• WORK TO COMPLETE
Only an exact repetition of the lines from the one that holds "An organic compound" to the end of the records is wanted.

::::::

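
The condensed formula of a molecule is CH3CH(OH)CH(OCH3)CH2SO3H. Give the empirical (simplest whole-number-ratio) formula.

Atom tally by fragment:
  CH3 → C:1 H:3
  CH(OH) → C:1 H:2 O:1
  CH(OCH3) → C:2 H:4 O:1
  CH2SO3H → C:1 H:3 S:1 O:3
Element totals:
  C: 5
  H: 12
  O: 5
  S: 1
Molecular formula: C5H12O5S.
gcd of subscripts (5, 12, 5, 1) = 1, so the empirical formula equals the molecular formula.

C5H12O5S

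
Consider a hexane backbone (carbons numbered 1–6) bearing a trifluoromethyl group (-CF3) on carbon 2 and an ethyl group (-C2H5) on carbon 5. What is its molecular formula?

Atom tally by fragment:
  CH3 → C:1 H:3
  CH(CF3) → C:2 H:1 F:3
  CH2 → C:1 H:2
  CH2 → C:1 H:2
  CH(C2H5) → C:3 H:6
  CH3 → C:1 H:3
Element totals:
  C: 9
  H: 17
  F: 3

C9H17F3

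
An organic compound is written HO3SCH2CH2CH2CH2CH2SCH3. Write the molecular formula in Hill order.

C6H14O3S2

Element totals:
  C: 6
  H: 14
  O: 3
  S: 2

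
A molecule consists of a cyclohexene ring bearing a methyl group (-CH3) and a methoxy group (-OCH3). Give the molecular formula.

Atom tally by fragment:
  cyclohexene ring core → C:6 H:10
  (− 2 ring H displaced by substituents)
  + CH3 → C:1 H:3
  + OCH3 → C:1 H:3 O:1
Element totals:
  C: 8
  H: 14
  O: 1

C8H14O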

::::::

• ANSWER FOR THE TASK
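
An organic compound is written HO3SCH2CH2CH2CH2CH2SCH3. Write the molecular formula in Hill order.

C6H14O3S2

Element totals:
  C: 6
  H: 14
  O: 3
  S: 2

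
A molecule consists of a cyclohexene ring bearing a methyl group (-CH3) and a methoxy group (-OCH3). Give the molecular formula.

Atom tally by fragment:
  cyclohexene ring core → C:6 H:10
  (− 2 ring H displaced by substituents)
  + CH3 → C:1 H:3
  + OCH3 → C:1 H:3 O:1
Element totals:
  C: 8
  H: 14
  O: 1

C8H14O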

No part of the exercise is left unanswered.